WHAT YOU ARE ASKED TO DO: Locate every line in the records below that contains the word "input", and copy each one.

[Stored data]

+++

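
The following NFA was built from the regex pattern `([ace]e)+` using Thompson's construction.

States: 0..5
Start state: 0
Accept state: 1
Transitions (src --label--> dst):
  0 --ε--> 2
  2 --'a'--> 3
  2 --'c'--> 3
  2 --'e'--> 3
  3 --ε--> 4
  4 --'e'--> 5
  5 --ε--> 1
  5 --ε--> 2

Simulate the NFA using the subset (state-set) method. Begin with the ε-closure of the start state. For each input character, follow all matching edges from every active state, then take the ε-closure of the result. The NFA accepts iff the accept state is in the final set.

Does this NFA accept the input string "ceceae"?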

+++

EXERCISE SOLUTION:
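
Simulate the NFA using the subset (state-set) method. Begin with the ε-closure of the start state. For each input character, follow all matching edges from every active state, then take the ε-closure of the result. The NFA accepts iff the accept state is in the final set.
Does this NFA accept the input string "ceceae"?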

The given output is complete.